TASK INPUTS>
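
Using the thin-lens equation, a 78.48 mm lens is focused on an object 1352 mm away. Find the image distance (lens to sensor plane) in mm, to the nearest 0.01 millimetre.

1/dᵢ = 1/f − 1/dₒ = 1/78.48 − 1/1352 = 0.0120025 mm⁻¹.
dᵢ = 1/0.0120025 ≈ 83.3163 mm.

83.32 mm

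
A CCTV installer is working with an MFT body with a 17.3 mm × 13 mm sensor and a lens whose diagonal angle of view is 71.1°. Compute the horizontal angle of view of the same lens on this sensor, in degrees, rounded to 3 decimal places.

Sensor diagonal = √(17.3² + 13²) = √468.2900 ≈ 21.6400 mm.
From the diagonal AOV: f = 21.6400 / (2·tan(35.55°)) = 21.6400 / 1.42922 ≈ 15.1411 mm.
Horizontal AOV = 2·arctan(17.3 / (2 × 15.1411)) = 2·arctan(0.57129) ≈ 59.4780°.

59.478°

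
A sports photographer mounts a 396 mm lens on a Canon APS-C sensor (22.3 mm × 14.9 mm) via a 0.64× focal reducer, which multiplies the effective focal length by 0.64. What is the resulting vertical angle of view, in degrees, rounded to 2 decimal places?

3.37°

Effective focal length f = 396 × 0.64 = 253.44 mm.
α = 2·arctan(14.9 / (2 × 253.44)) = 2·arctan(0.02940) ≈ 3.3675°.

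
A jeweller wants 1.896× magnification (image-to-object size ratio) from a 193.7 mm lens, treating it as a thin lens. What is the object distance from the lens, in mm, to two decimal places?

With m = dᵢ/dₒ and 1/f = 1/dₒ + 1/dᵢ, substituting dᵢ = m·dₒ gives 1/f = (1 + 1/m)/dₒ, hence dₒ = f·(1 + 1/m).
dₒ = 193.7 × (1 + 1/1.896) = 193.7 × 1.52743 ≈ 295.862 mm.

295.86 mm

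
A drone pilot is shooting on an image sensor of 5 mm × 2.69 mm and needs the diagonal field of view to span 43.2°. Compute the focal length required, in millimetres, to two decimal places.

Sensor diagonal = √(5² + 2.69²) = √32.2361 ≈ 5.6777 mm.
From α = 2·arctan(d/2f) we get f = d / (2·tan(α/2)).
With d = 5.6777 mm and α/2 = 21.6°, tan(α/2) ≈ 0.39593, so f ≈ 5.6777 / 0.79186 ≈ 7.1701 mm.

7.17 mm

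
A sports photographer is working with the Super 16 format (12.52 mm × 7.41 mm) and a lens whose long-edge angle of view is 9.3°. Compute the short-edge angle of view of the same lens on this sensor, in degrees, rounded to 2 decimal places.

From the long-edge AOV: f = 12.52 / (2·tan(4.65°)) = 12.52 / 0.16267 ≈ 76.9642 mm.
Short-edge AOV = 2·arctan(7.41 / (2 × 76.9642)) = 2·arctan(0.04814) ≈ 5.5121°.

5.51°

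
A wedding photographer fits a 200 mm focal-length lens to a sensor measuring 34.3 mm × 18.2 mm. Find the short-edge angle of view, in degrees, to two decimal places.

Angle of view α = 2·arctan(h/2f) with h = 18.2 mm and f = 200 mm.
h/2f = 0.04550; arctan(0.04550) ≈ 2.6052°, so α ≈ 5.2103°.

5.21°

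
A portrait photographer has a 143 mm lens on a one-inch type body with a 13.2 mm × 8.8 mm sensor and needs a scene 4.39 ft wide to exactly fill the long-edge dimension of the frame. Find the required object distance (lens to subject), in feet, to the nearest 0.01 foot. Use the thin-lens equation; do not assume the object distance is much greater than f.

48.03 ft

W: 4.39 ft × 304.8 mm/ft = 1338.07 mm.
Magnification m = w/W = dᵢ/dₒ; combined with 1/f = 1/dₒ + 1/dᵢ this gives dₒ = f·(1 + W/w).
dₒ = 143 mm × (1 + 1338.07/13.2) = 143 × 102.3691 ≈ 14638.780 mm = 14638.780/304.8 ft = 48.0275 ft.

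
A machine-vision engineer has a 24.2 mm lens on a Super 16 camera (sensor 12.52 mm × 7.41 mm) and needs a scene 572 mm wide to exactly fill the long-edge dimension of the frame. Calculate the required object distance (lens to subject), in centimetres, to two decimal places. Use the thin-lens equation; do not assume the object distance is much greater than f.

112.98 cm

Magnification m = w/W = dᵢ/dₒ; combined with 1/f = 1/dₒ + 1/dᵢ this gives dₒ = f·(1 + W/w).
dₒ = 24.2 mm × (1 + 572/12.52) = 24.2 × 46.6869 ≈ 1129.823 mm = 112.982 cm.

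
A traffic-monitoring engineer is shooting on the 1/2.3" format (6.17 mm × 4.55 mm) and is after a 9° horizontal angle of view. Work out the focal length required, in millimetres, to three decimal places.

39.199 mm

From α = 2·arctan(w/2f) we get f = w / (2·tan(α/2)).
With w = 6.17 mm and α/2 = 4.5°, tan(α/2) ≈ 0.07870, so f ≈ 6.17 / 0.15740 ≈ 39.1986 mm.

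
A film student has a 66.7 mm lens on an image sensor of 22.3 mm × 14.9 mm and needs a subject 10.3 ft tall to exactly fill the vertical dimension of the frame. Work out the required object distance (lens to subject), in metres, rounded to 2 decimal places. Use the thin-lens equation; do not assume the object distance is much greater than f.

14.12 m

W: 10.3 ft × 304.8 mm/ft = 3139.44 mm.
Magnification m = h/W = dᵢ/dₒ; combined with 1/f = 1/dₒ + 1/dᵢ this gives dₒ = f·(1 + W/h).
dₒ = 66.7 mm × (1 + 3139.44/14.9) = 66.7 × 211.7007 ≈ 14120.434 mm = 14.1204 m.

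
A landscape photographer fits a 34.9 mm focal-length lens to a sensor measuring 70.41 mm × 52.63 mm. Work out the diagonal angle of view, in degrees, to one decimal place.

Sensor diagonal = √(70.41² + 52.63²) = √7727.4850 ≈ 87.9061 mm.
Angle of view α = 2·arctan(d/2f) with d = 87.9061 mm and f = 34.9 mm.
d/2f = 1.25940; arctan(1.25940) ≈ 51.5494°, so α ≈ 103.0988°.

103.1°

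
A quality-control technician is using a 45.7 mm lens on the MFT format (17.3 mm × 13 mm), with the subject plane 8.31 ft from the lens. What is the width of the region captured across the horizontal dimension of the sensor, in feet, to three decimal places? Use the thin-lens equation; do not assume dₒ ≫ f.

dₒ: 8.31 ft × 304.8 mm/ft = 2532.89 mm.
Similar triangles through the lens centre give W/dₒ = w/dᵢ; with 1/f = 1/dₒ + 1/dᵢ this gives W = w·(dₒ − f)/f.
W = 17.3 mm × (2532.89 − 45.7) / 45.7 = 17.3 × 54.4242 ≈ 941.539 mm = 941.539/304.8 ft = 3.08904 ft.

3.089 ft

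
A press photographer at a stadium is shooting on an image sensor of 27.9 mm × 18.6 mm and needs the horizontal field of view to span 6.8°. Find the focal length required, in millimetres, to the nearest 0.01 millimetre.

234.81 mm

From α = 2·arctan(w/2f) we get f = w / (2·tan(α/2)).
With w = 27.9 mm and α/2 = 3.4°, tan(α/2) ≈ 0.05941, so f ≈ 27.9 / 0.11882 ≈ 234.8052 mm.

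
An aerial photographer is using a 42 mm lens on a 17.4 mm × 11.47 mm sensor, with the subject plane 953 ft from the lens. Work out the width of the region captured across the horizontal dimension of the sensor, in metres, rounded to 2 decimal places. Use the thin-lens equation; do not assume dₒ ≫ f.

120.32 m

dₒ: 953 ft × 304.8 mm/ft = 290474.39 mm.
Similar triangles through the lens centre give W/dₒ = w/dᵢ; with 1/f = 1/dₒ + 1/dᵢ this gives W = w·(dₒ − f)/f.
W = 17.4 mm × (290474 − 42) / 42 = 17.4 × 6915.0569 ≈ 120321.990 mm = 120.322 m.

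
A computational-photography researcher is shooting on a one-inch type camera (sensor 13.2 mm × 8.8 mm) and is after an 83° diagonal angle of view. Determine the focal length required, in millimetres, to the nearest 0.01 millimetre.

8.97 mm

Sensor diagonal = √(13.2² + 8.8²) = √251.6800 ≈ 15.8644 mm.
From α = 2·arctan(d/2f) we get f = d / (2·tan(α/2)).
With d = 15.8644 mm and α/2 = 41.5°, tan(α/2) ≈ 0.88473, so f ≈ 15.8644 / 1.76945 ≈ 8.9657 mm.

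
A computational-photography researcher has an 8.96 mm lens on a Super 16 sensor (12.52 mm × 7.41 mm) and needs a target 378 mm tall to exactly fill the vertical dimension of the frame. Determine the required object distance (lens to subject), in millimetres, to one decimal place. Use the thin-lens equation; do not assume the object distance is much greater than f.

466.0 mm

Magnification m = h/W = dᵢ/dₒ; combined with 1/f = 1/dₒ + 1/dᵢ this gives dₒ = f·(1 + W/h).
dₒ = 8.96 mm × (1 + 378/7.41) = 8.96 × 52.0121 ≈ 466.029 mm.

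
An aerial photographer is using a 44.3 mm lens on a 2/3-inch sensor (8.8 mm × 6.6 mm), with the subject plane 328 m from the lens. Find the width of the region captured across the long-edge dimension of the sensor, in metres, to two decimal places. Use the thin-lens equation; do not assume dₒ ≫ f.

65.15 m

dₒ: 328 m = 328000 mm.
Similar triangles through the lens centre give W/dₒ = w/dᵢ; with 1/f = 1/dₒ + 1/dᵢ this gives W = w·(dₒ − f)/f.
W = 8.8 mm × (328000 − 44.3) / 44.3 = 8.8 × 7403.0632 ≈ 65146.956 mm = 65.147 m.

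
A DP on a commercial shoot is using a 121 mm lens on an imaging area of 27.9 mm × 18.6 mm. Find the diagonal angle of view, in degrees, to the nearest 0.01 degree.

Sensor diagonal = √(27.9² + 18.6²) = √1124.3700 ≈ 33.5316 mm.
Angle of view α = 2·arctan(d/2f) with d = 33.5316 mm and f = 121 mm.
d/2f = 0.13856; arctan(0.13856) ≈ 7.8887°, so α ≈ 15.7774°.

15.78°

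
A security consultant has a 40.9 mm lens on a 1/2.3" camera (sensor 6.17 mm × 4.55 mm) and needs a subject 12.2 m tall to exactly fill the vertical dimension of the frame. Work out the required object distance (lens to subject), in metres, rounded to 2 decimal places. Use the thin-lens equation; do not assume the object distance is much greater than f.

109.71 m

W: 12.2 m = 12200 mm.
Magnification m = h/W = dᵢ/dₒ; combined with 1/f = 1/dₒ + 1/dᵢ this gives dₒ = f·(1 + W/h).
dₒ = 40.9 mm × (1 + 12200/4.55) = 40.9 × 2682.3187 ≈ 109706.834 mm = 109.707 m.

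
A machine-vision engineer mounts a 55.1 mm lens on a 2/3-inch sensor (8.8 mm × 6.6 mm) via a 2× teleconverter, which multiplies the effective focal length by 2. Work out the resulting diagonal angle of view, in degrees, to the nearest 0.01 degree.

Effective focal length f = 55.1 × 2 = 110.2 mm.
Sensor diagonal = √(8.8² + 6.6²) = √121.0000 ≈ 11.0000 mm.
α = 2·arctan(11.000 / (2 × 110.2)) = 2·arctan(0.04991) ≈ 5.7144°.

5.71°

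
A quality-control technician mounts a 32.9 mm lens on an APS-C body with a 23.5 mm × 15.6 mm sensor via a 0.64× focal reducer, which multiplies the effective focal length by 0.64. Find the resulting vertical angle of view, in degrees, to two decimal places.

Effective focal length f = 32.9 × 0.64 = 21.056 mm.
α = 2·arctan(15.6 / (2 × 21.056)) = 2·arctan(0.37044) ≈ 40.6534°.

40.65°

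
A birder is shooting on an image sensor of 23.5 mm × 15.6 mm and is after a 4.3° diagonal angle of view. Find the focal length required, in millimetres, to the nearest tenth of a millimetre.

375.7 mm

Sensor diagonal = √(23.5² + 15.6²) = √795.6100 ≈ 28.2066 mm.
From α = 2·arctan(d/2f) we get f = d / (2·tan(α/2)).
With d = 28.2066 mm and α/2 = 2.15°, tan(α/2) ≈ 0.03754, so f ≈ 28.2066 / 0.07508 ≈ 375.6647 mm.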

EXERCISE AIM>
Respond with an exact reproduction of the lines running from the one that contains "A birder is" through the end of the material.

SOLUTION TO THIS PROBLEM>
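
A birder is shooting on an image sensor of 23.5 mm × 15.6 mm and is after a 4.3° diagonal angle of view. Find the focal length required, in millimetres, to the nearest tenth of a millimetre.

375.7 mm

Sensor diagonal = √(23.5² + 15.6²) = √795.6100 ≈ 28.2066 mm.
From α = 2·arctan(d/2f) we get f = d / (2·tan(α/2)).
With d = 28.2066 mm and α/2 = 2.15°, tan(α/2) ≈ 0.03754, so f ≈ 28.2066 / 0.07508 ≈ 375.6647 mm.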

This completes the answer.